> WHAT TO WORK ON: In the entries below, find the string "alternatives" and return each line holding it.

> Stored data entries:
- - - - - - -
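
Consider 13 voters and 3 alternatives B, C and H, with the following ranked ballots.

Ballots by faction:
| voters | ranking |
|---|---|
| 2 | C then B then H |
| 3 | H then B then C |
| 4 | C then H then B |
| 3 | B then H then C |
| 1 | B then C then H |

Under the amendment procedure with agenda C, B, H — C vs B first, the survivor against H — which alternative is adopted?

H

Round 1: C vs B — 6–7, B advances.
Round 2: B vs H — 6–7, H advances.
The agenda winner is H.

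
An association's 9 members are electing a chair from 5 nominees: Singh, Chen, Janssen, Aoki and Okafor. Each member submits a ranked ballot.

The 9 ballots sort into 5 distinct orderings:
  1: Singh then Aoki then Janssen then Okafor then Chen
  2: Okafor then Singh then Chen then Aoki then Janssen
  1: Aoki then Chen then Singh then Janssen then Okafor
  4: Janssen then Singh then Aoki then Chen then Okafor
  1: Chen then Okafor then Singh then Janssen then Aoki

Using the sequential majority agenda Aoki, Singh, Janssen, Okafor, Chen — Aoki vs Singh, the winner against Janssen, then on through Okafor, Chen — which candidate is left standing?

Singh

Round 1: Aoki vs Singh — 1–8, Singh advances.
Round 2: Singh vs Janssen — 5–4, Singh advances.
Round 3: Singh vs Okafor — 6–3, Singh advances.
Round 4: Singh vs Chen — 7–2, Singh advances.
The agenda winner is Singh.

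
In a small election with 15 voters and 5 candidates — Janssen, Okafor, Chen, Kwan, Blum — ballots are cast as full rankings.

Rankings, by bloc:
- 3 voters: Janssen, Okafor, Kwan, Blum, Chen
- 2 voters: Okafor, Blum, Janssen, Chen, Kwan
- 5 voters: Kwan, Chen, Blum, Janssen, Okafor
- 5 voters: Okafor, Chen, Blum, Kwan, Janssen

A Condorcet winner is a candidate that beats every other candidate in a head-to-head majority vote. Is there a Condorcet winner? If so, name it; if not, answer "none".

Head-to-head results (15 voters):
Janssen vs Okafor: Janssen is ranked higher on 3+5 = 8 ballots, Okafor on 7. Janssen wins 8–7.
Janssen vs Chen: Chen wins 10–5.
Janssen vs Kwan: 5 to 10, Kwan.
Janssen–Blum: Blum 12–3.
Okafor vs Chen: 10 to 5, Okafor.
Okafor vs Kwan: 3+2+5 = 10 for Okafor, 5 for Kwan — Okafor by 10–5.
Okafor vs Blum: Okafor preferred on 3+2+5 = 10 ballots; Okafor wins 10–5.
Chen–Kwan: Kwan 8–7.
Chen vs Blum: Chen wins 10–5.
Kwan vs Blum: Kwan wins 8–7.
No candidate is unbeaten: Janssen loses to Chen; Okafor loses to Janssen; Chen loses to Okafor; Kwan loses to Okafor; Blum loses to Okafor. In particular Janssen > Okafor > Chen > Janssen is a majority cycle — no Condorcet winner exists.

none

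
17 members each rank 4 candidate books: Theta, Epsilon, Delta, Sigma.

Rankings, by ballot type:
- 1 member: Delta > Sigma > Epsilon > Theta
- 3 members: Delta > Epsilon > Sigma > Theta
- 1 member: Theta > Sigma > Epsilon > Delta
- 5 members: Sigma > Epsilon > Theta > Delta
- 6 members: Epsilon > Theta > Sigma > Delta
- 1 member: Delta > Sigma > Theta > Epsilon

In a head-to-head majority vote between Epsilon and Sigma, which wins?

Ballots ranking Epsilon above Sigma: 3 + 6 = 9.
Ballots ranking Sigma above Epsilon: 17 − 9 = 8.
Epsilon wins the head-to-head 9–8.

Epsilon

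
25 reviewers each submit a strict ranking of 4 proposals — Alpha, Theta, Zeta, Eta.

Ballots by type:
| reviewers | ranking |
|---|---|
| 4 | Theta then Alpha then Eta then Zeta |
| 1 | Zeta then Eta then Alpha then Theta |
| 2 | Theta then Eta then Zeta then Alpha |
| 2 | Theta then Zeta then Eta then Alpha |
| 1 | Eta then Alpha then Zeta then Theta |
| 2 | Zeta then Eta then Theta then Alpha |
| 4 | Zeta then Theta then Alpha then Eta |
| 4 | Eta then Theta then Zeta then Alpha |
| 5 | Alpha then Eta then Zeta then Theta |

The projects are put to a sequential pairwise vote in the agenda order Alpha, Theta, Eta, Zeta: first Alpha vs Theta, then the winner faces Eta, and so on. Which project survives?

Round 1: Alpha vs Theta — 7–18, Theta advances.
Round 2: Theta vs Eta — 12–13, Eta advances.
Round 3: Eta vs Zeta — 16–9, Eta advances.
The agenda winner is Eta.

Eta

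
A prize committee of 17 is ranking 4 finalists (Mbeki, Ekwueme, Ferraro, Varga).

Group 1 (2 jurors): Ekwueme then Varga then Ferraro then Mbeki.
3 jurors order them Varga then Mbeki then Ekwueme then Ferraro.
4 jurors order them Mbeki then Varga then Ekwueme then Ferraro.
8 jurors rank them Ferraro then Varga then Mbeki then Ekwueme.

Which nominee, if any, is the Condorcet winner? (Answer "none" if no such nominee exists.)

Varga

Pairwise majorities:
Mbeki vs Ekwueme: Mbeki wins 15–2.
Mbeki vs Ferraro: 7 to 10, Ferraro.
Mbeki vs Varga: Varga wins 13–4.
Ekwueme vs Ferraro: Ekwueme is ranked higher on 2+3+4 = 9 ballots, Ferraro on 8. Ekwueme wins 9–8.
Ekwueme vs Varga: Varga, 15–2.
Ferraro vs Varga: Varga, 9–8.
Only Varga has no losses; Varga is the Condorcet winner.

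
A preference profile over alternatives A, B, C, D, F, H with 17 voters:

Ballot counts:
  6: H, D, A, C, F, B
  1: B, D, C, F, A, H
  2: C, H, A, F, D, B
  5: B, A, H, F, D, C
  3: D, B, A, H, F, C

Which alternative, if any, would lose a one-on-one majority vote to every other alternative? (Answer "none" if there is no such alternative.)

Pairwise majorities:
A vs B: A is ranked higher on 6+2 = 8 ballots, B on 9. B wins 9–8.
A vs C: A is ranked higher on 6+5+3 = 14 ballots, C on 3. A wins 14–3.
A vs D: A preferred on 2+5 = 7 ballots; D wins 10–7.
A vs F: A preferred on 6+2+5+3 = 16 ballots; A wins 16–1.
A vs H: A is ranked higher on 1+5+3 = 9 ballots, H on 8. A wins 9–8.
B–C: B 9–8.
B–D: D 11–6.
B vs F: B is ranked higher on 1+5+3 = 9 ballots, F on 8. B wins 9–8.
B vs H: 9 to 8, B.
C vs D: C preferred on 2 ballots; D wins 15–2.
C vs F: 9 to 8, C.
C vs H: 1+2 = 3 for C, 14 for H — H by 14–3.
D vs F: 6+1+3 = 10 for D, 7 for F — D by 10–7.
D–H: H 13–4.
F vs H: F is ranked higher on 1 ballot, H on 16. H wins 16–1.
F loses to every other alternative — it is the Condorcet loser.

F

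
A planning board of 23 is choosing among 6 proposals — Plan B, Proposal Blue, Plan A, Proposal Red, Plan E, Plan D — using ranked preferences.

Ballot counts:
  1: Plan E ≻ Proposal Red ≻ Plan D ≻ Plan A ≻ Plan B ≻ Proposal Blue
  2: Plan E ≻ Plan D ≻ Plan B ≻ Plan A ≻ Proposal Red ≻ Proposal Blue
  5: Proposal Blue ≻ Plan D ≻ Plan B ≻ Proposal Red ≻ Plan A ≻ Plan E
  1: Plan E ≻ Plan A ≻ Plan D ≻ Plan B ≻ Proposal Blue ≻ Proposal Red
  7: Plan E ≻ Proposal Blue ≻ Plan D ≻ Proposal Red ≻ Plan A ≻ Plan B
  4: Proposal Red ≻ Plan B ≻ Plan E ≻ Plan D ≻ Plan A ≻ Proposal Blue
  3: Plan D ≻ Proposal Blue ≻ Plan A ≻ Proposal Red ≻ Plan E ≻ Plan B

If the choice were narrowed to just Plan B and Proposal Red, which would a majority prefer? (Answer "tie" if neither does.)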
- - - - - - -
> EXERCISE RESULT:
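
Consider 13 voters and 3 alternatives B, C and H, with the following ranked ballots.
A preference profile over alternatives A, B, C, D, F, H with 17 voters: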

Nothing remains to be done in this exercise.